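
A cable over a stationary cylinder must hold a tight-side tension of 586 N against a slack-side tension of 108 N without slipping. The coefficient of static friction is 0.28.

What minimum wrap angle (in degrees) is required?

T₂/T₁ = e^{μβ} → β = ln(T₂/T₁)/μ.
β = ln(586/108)/0.28 = 1.691/0.28 = 6.04 rad.
In degrees: β = 6.04 × 180/π = 346°.

β_min ≈ 346°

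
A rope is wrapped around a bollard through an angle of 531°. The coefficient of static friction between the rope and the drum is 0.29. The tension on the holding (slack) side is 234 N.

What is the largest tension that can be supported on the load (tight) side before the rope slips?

At impending slip the capstan equation gives T₂/T₁ = e^{μβ} with β in radians.
β = 531° × π/180 = 9.268 rad.
e^{μβ} = e^{0.29×9.268} = 14.7.
T₂ = T₁ · e^{μβ} = 234 × 14.7 = 3440 N.

T_max ≈ 3440 N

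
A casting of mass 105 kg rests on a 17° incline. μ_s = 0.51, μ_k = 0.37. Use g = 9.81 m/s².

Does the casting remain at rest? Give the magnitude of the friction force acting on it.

f ≈ 301 N

N = m g cos θ = 985 N.
Down-slope weight component: m g sin θ = 301 N.
μ_s N = 502 N.
301 ≤ 502 N, so it stays put; friction = 301 N.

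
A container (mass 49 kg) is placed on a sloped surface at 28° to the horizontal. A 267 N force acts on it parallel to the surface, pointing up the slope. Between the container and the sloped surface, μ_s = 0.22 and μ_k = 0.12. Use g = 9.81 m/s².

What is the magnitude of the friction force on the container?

The normal reaction is N = m g cos θ = 424.4 N.
Parallel to the incline, ΣF = 0 gives f = m g sin θ − P = 225.7 − 267 = -41.33 N (up-slope positive).
The static-friction ceiling is μ_s N = 0.22 × 424.4 = 93.37 N.
Since |-41.33| ≤ 93.37 N, the container remains in static equilibrium and friction takes exactly the required value.

f ≈ 41.3 N (down the incline)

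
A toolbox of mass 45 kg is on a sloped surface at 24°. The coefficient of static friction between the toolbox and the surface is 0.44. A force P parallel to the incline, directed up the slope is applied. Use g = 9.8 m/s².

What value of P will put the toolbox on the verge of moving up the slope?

P ≈ 357 N

At impending motion up the slope, friction acts down-slope at its limit: f = μ_s N.
P is parallel to the surface, so N = m g cos θ = 403 N.
Along the incline: P = m g sin θ + μ_s N = 179 + 0.44×403 = 357 N.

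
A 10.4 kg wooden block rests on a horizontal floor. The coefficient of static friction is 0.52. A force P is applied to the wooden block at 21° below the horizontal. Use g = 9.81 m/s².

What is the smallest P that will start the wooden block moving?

P ≈ 71 N

N = m g + P sin α (the push presses the wooden block into the horizontal floor).
At impending slip, P cos α = μ_s N = μ_s (m g + P sin α).
Solving: P (cos α − μ_s sin α) = μ_s m g → P = 0.52×102/(cos 21° − 0.52 sin 21°) = 53.1/0.7472 = 71 N.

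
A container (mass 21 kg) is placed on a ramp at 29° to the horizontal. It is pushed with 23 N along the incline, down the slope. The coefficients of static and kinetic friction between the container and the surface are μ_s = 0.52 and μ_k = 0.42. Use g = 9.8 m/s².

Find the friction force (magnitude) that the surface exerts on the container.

f ≈ 75.6 N (up the incline)

Perpendicular to the surface, N = m g cos θ = 21·9.8·cos 29° = 180 N.
The friction needed for equilibrium is m g sin θ + P = 99.77 + 23 = 122.8 N, measured positive up-slope.
Static friction can supply at most μ_s N = 93.6 N.
|122.8| exceeds 93.6 N, so the container slips down-slope; friction is kinetic, f = μ_k N = 0.42×180 = 75.6 N.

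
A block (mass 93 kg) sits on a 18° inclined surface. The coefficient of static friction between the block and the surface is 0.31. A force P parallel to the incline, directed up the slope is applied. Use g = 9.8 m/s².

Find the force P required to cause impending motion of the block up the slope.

P ≈ 550 N

At impending motion up the slope, friction acts down-slope at its limit: f = μ_s N.
P is parallel to the surface, so N = m g cos θ = 867 N.
Along the incline: P = m g sin θ + μ_s N = 282 + 0.31×867 = 550 N.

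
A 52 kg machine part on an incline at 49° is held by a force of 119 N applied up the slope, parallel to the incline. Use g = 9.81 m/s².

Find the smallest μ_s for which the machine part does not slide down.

μ_s,min ≈ 0.795

N = m g cos θ = 334.7 N.
Friction must make up the shortfall along the incline: f = m g sin θ − P = 385 − 119 = 266 N.
At the threshold f = μ_s N, so μ_s,min = 266/334.7 = 0.795.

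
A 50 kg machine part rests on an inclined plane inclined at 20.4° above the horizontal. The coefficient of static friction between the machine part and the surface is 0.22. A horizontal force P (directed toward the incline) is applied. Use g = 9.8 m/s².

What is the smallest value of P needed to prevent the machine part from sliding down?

P_min ≈ 68.8 N

The machine part tends to slide down (tan θ > μ_s), so at the point of impending slip friction acts up-slope at its limit: f = μ_s N.
Perpendicular to the incline: N = m g cos θ + P sin θ.
Along the incline: P cos θ + μ_s N = m g sin θ, i.e. P cos θ + μ_s (m g cos θ + P sin θ) = m g sin θ.
Solving, P (cos θ + μ_s sin θ) = m g (sin θ − μ_s cos θ), so P = 490×0.1424/1.014 = 68.8 N.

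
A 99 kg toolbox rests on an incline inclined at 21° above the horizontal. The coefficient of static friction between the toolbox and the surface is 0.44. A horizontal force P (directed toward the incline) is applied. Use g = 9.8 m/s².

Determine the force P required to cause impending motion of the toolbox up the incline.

At impending motion up the slope, friction acts down-slope at its limit: f = μ_s N.
Perpendicular to the incline: N = m g cos θ + P sin θ.
Along the incline: P cos θ = m g sin θ + μ_s N = m g sin θ + μ_s (m g cos θ + P sin θ).
Solving, P (cos θ − μ_s sin θ) = m g (sin θ + μ_s cos θ), so P = 99×9.8×(sin 21° + 0.44 cos 21°)/(cos 21° − 0.44 sin 21°) = 970×0.7691/0.7759 = 962 N.

P ≈ 962 N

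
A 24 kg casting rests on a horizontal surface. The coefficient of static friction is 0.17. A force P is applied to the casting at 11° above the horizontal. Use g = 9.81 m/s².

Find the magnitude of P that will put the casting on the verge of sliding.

P ≈ 39.5 N

N = m g − P sin α (the pull lifts the casting).
At impending slip, P cos α = μ_s N = μ_s (m g − P sin α).
Solving: P (cos α + μ_s sin α) = μ_s m g → P = 0.17×235/(cos 11° + 0.17 sin 11°) = 40/1.014 = 39.5 N.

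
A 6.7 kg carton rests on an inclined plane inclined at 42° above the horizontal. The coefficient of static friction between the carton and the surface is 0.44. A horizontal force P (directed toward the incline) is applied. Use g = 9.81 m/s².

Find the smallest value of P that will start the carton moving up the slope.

At impending motion up the slope, friction acts down-slope at its limit: f = μ_s N.
Perpendicular to the incline: N = m g cos θ + P sin θ.
Along the incline: P cos θ = m g sin θ + μ_s N = m g sin θ + μ_s (m g cos θ + P sin θ).
Solving, P (cos θ − μ_s sin θ) = m g (sin θ + μ_s cos θ), so P = 6.7×9.81×(sin 42° + 0.44 cos 42°)/(cos 42° − 0.44 sin 42°) = 65.7×0.9961/0.4487 = 146 N.

P ≈ 146 N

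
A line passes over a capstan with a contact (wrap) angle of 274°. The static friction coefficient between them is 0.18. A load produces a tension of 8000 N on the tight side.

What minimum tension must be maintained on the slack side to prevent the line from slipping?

T_min ≈ 3380 N

Capstan equation at impending slip: T_tight/T_slack = e^{μβ}.
β = 274° = 4.782 rad; e^{μβ} = e^{0.18×4.782} = 2.365.
T_slack = T_tight / e^{μβ} = 8000 / 2.365 = 3380 N.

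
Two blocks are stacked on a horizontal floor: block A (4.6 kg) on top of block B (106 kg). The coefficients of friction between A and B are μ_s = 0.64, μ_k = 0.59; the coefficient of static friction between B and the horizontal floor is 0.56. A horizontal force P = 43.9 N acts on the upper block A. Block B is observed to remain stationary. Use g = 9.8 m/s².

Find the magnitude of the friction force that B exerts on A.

f ≈ 26.6 N

Between the blocks, N₁ = m_A g = 45.08 N.
Maximum static friction on A from B: μ_s N₁ = 0.64×45.08 = 28.85 N.
Since P = 43.9 N > 28.85 N, A slides on B; the A–B friction is kinetic: f₁ = μ_k N₁ = 0.59×45.08 = 26.6 N.
B experiences an equal 26.6 N forward from A (third law). B is in equilibrium, so the floor supplies f₂ = 26.6 N of static friction (limit μ_s(m_A+m_B)g = 607 N, not exceeded).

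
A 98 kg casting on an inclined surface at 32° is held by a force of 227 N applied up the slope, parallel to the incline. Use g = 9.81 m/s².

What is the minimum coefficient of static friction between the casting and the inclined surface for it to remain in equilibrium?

μ_s,min ≈ 0.346

N = m g cos θ = 815.3 N.
Friction must make up the shortfall along the incline: f = m g sin θ − P = 509.5 − 227 = 282.5 N.
At the threshold f = μ_s N, so μ_s,min = 282.5/815.3 = 0.346.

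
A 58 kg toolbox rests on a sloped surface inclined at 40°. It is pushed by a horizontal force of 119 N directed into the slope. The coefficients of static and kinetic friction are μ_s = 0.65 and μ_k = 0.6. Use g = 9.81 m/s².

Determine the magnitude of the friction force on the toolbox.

f ≈ 275 N (up the incline)

Resolve perpendicular to the incline: N = m g cos θ + P sin θ = 58×9.81×cos 40° + 119×sin 40° = 512.4 N.
Along the incline, the net driving force (taking up-slope positive) is P cos θ − m g sin θ = 91.16 − 365.7 = -274.6 N, so equilibrium requires friction f = 274.6 N (up-slope).
The limit of static friction is μ_s N = 333 N.
Since 274.6 N is within the 333 N limit, the toolbox stays put and friction is exactly 275 N.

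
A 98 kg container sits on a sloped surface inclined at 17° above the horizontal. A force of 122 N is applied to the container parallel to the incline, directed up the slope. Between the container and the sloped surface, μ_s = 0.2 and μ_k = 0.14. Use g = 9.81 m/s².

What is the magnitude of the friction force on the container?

The normal reaction is N = m g cos θ = 919.4 N.
Parallel to the incline, ΣF = 0 gives f = m g sin θ − P = 281.1 − 122 = 159.1 N (up-slope positive).
Maximum static friction available: μ_s N = 0.2 × 919.4 = 183.9 N.
Since |159.1| ≤ 183.9 N, no slip — friction simply equals what equilibrium demands.

f ≈ 159 N (up the incline)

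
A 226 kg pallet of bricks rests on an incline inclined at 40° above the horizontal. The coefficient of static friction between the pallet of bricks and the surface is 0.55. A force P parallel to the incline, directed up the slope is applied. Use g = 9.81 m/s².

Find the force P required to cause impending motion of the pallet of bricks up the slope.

P ≈ 2360 N

At impending motion up the slope, friction acts down-slope at its limit: f = μ_s N.
P is parallel to the surface, so N = m g cos θ = 1700 N.
Along the incline: P = m g sin θ + μ_s N = 1430 + 0.55×1700 = 2360 N.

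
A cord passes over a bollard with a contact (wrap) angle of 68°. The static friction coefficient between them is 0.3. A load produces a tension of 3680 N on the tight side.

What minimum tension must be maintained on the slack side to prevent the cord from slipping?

Capstan equation at impending slip: T_tight/T_slack = e^{μβ}.
β = 68° = 1.187 rad; e^{μβ} = e^{0.3×1.187} = 1.428.
T_slack = T_tight / e^{μβ} = 3680 / 1.428 = 2580 N.

T_min ≈ 2580 N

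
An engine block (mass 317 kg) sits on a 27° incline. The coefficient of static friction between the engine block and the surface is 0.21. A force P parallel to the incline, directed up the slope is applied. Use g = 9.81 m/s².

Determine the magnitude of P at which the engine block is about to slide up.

At impending motion up the slope, friction acts down-slope at its limit: f = μ_s N.
P is parallel to the surface, so N = m g cos θ = 2770 N.
Along the incline: P = m g sin θ + μ_s N = 1410 + 0.21×2770 = 1990 N.

P ≈ 1990 N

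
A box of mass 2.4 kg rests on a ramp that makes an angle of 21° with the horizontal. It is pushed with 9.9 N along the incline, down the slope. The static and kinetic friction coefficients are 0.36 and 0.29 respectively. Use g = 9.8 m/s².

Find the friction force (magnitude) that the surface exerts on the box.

f ≈ 6.37 N (up the incline)

The normal reaction is N = m g cos θ = 21.96 N.
For equilibrium along the incline the friction force must supply f = m g sin θ + P = 8.429 + 9.9 = 18.33 N (positive meaning up-slope).
Maximum static friction available: μ_s N = 0.36 × 21.96 = 7.905 N.
Since |18.33| > 7.905 N, static friction cannot hold it; the box slides down the incline and kinetic friction applies: f = μ_k N = 0.29 × 21.96 = 6.37 N.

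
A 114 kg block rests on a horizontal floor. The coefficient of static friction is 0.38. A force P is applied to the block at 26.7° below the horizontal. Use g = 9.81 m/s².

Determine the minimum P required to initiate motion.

P ≈ 588 N

N = m g + P sin α (the push presses the block into the horizontal floor).
At impending slip, P cos α = μ_s N = μ_s (m g + P sin α).
Solving: P (cos α − μ_s sin α) = μ_s m g → P = 0.38×1120/(cos 26.7° − 0.38 sin 26.7°) = 425/0.7226 = 588 N.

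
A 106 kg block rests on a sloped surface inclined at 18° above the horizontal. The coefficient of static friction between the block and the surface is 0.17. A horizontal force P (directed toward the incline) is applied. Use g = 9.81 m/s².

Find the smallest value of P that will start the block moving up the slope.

At impending motion up the slope, friction acts down-slope at its limit: f = μ_s N.
Perpendicular to the incline: N = m g cos θ + P sin θ.
Along the incline: P cos θ = m g sin θ + μ_s N = m g sin θ + μ_s (m g cos θ + P sin θ).
Solving, P (cos θ − μ_s sin θ) = m g (sin θ + μ_s cos θ), so P = 106×9.81×(sin 18° + 0.17 cos 18°)/(cos 18° − 0.17 sin 18°) = 1040×0.4707/0.8985 = 545 N.

P ≈ 545 N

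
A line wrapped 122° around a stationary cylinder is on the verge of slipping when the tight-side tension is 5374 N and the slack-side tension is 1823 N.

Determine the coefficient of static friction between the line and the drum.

μ ≈ 0.508

T₂/T₁ = e^{μβ} → μ = ln(T₂/T₁)/β.
β = 122° = 2.129 rad.
μ = ln(5374/1823)/2.129 = ln(2.948)/2.129 = 0.508.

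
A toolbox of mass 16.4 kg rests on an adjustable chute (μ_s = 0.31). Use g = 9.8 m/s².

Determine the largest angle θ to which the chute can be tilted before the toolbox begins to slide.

θ_max ≈ 17.2°

At the slip threshold, m g sin θ = μ_s · m g cos θ, so tan θ = μ_s.
θ_max = arctan(0.31) = 17.2°.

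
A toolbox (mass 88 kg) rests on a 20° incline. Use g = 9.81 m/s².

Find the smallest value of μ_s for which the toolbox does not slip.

μ_s,min ≈ 0.364

At the slip threshold m g sin θ = μ_s m g cos θ, so μ_s,min = tan θ.
μ_s,min = tan 20° = 0.364.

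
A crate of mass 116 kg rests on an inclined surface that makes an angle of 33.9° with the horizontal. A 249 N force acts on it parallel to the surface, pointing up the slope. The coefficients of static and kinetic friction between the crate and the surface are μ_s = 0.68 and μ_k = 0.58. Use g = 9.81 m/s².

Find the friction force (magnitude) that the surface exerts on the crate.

The normal reaction is N = m g cos θ = 944.5 N.
The friction needed for equilibrium is m g sin θ − P = 634.7 − 249 = 385.7 N, measured positive up-slope.
The static-friction ceiling is μ_s N = 0.68 × 944.5 = 642.3 N.
Since |385.7| ≤ 642.3 N, the crate remains in static equilibrium and friction takes exactly the required value.

f ≈ 386 N (up the incline)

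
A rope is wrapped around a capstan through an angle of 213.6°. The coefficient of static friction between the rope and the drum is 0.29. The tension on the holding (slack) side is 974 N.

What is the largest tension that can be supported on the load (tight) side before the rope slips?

T_max ≈ 2870 N

At impending slip the capstan equation gives T₂/T₁ = e^{μβ} with β in radians.
β = 213.6° × π/180 = 3.728 rad.
e^{μβ} = e^{0.29×3.728} = 2.948.
T₂ = T₁ · e^{μβ} = 974 × 2.948 = 2870 N.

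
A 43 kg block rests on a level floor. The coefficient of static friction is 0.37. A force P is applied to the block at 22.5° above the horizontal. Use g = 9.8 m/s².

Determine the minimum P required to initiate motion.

N = m g − P sin α (the pull lifts the block).
At impending slip, P cos α = μ_s N = μ_s (m g − P sin α).
Solving: P (cos α + μ_s sin α) = μ_s m g → P = 0.37×421/(cos 22.5° + 0.37 sin 22.5°) = 156/1.065 = 146 N.

P ≈ 146 N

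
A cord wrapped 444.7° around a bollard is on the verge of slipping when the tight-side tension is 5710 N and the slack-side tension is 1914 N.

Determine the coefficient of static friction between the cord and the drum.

μ ≈ 0.141

T₂/T₁ = e^{μβ} → μ = ln(T₂/T₁)/β.
β = 444.7° = 7.761 rad.
μ = ln(5710/1914)/7.761 = ln(2.983)/7.761 = 0.141.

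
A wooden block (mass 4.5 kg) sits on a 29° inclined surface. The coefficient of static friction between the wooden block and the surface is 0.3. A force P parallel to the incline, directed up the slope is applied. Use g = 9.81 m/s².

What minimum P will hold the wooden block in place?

The wooden block tends to slide down (tan θ > μ_s), so at the point of impending slip friction acts up-slope at its limit: f = μ_s N.
P is parallel to the surface, so N = m g cos θ = 38.6 N.
Along the incline: P + μ_s N = m g sin θ, so P = 21.4 − 0.3×38.6 = 9.82 N.

P_min ≈ 9.82 N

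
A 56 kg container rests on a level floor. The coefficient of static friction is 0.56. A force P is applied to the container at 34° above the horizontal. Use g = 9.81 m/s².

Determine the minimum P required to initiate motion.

N = m g − P sin α (the pull lifts the container).
At impending slip, P cos α = μ_s N = μ_s (m g − P sin α).
Solving: P (cos α + μ_s sin α) = μ_s m g → P = 0.56×549/(cos 34° + 0.56 sin 34°) = 308/1.142 = 269 N.

P ≈ 269 N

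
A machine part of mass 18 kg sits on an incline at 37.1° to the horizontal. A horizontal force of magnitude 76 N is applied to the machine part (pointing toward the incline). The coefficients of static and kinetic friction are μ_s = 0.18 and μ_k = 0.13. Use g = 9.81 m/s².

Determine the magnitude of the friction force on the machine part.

The horizontal push has a component P sin θ into the surface, so N = m g cos θ + P sin θ = 140.8 + 45.84 = 186.7 N.
Parallel to the incline: P cos θ − m g sin θ = 60.62 − 106.5 = -45.9 N; the friction needed to balance this is 45.9 N acting up the slope.
The limit of static friction is μ_s N = 33.6 N.
The required 45.9 N exceeds the static limit, so the machine part slides down-slope and f = μ_k N = 0.13×186.7 = 24.3 N.

f ≈ 24.3 N (up the incline)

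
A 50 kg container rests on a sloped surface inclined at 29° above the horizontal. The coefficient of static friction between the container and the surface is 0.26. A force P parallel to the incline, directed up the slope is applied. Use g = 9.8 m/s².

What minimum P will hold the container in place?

P_min ≈ 126 N

The container tends to slide down (tan θ > μ_s), so at the point of impending slip friction acts up-slope at its limit: f = μ_s N.
P is parallel to the surface, so N = m g cos θ = 429 N.
Along the incline: P + μ_s N = m g sin θ, so P = 238 − 0.26×429 = 126 N.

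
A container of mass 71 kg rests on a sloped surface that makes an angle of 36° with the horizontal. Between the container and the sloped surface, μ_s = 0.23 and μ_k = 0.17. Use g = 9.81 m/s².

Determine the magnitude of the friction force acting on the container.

f ≈ 95.8 N (up the incline)

Perpendicular to the surface, N = m g cos θ = 71·9.81·cos 36° = 563.5 N.
For equilibrium along the incline, friction must balance the weight component: f = m g sin θ = 409.4 N up the slope.
Maximum static friction available: μ_s N = 0.23 × 563.5 = 129.6 N.
Since |409.4| > 129.6 N, static friction cannot hold it; the container slides down the incline and kinetic friction applies: f = μ_k N = 0.17 × 563.5 = 95.8 N.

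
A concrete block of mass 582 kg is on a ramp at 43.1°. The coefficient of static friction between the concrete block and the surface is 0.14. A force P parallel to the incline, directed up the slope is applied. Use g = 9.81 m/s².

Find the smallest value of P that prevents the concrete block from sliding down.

P_min ≈ 3320 N

The concrete block tends to slide down (tan θ > μ_s), so at the point of impending slip friction acts up-slope at its limit: f = μ_s N.
P is parallel to the surface, so N = m g cos θ = 4170 N.
Along the incline: P + μ_s N = m g sin θ, so P = 3900 − 0.14×4170 = 3320 N.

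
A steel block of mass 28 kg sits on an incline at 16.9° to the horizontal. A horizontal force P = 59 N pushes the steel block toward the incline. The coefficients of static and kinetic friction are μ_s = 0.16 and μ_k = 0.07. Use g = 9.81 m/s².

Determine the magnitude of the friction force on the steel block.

The horizontal push has a component P sin θ into the surface, so N = m g cos θ + P sin θ = 262.8 + 17.15 = 280 N.
Parallel to the incline: P cos θ − m g sin θ = 56.45 − 79.85 = -23.4 N; the friction needed to balance this is 23.4 N acting up the slope.
Maximum static friction: μ_s N = 0.16 × 280 = 44.8 N.
Since 23.4 N is within the 44.8 N limit, the steel block stays put and friction is exactly 23.4 N.

f ≈ 23.4 N (up the incline)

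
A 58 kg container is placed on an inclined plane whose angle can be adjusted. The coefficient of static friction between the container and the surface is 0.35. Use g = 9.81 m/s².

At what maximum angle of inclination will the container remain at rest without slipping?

At the slip threshold, m g sin θ = μ_s · m g cos θ, so tan θ = μ_s.
θ_max = arctan(0.35) = 19.3°.

θ_max ≈ 19.3°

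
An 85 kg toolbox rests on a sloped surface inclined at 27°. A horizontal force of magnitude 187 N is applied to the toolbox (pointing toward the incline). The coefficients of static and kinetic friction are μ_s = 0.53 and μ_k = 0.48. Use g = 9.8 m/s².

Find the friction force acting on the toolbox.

Normal direction: N = m g cos θ + P sin θ = 827.1 N.
Parallel to the incline: P cos θ − m g sin θ = 166.6 − 378.2 = -211.6 N; the friction needed to balance this is 211.6 N acting up the slope.
Maximum static friction: μ_s N = 0.53 × 827.1 = 438.4 N.
|f_req| = 211.6 ≤ 438.4 N → the toolbox is in equilibrium; friction equals the required value.

f ≈ 212 N (up the incline)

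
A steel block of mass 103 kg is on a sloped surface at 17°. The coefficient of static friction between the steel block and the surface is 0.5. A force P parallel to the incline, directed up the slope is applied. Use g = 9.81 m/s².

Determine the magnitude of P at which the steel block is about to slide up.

P ≈ 779 N

At impending motion up the slope, friction acts down-slope at its limit: f = μ_s N.
P is parallel to the surface, so N = m g cos θ = 966 N.
Along the incline: P = m g sin θ + μ_s N = 295 + 0.5×966 = 779 N.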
════════
* [BRIEF]
Search the preceding listing for the word "held" and pull out every line that holds it.

* [SOLUTION BELOW]
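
A 52 kg machine part on an incline at 49° is held by a force of 119 N applied up the slope, parallel to the incline. Use g = 9.81 m/s².
A 98 kg casting on an inclined surface at 32° is held by a force of 227 N applied up the slope, parallel to the incline. Use g = 9.81 m/s².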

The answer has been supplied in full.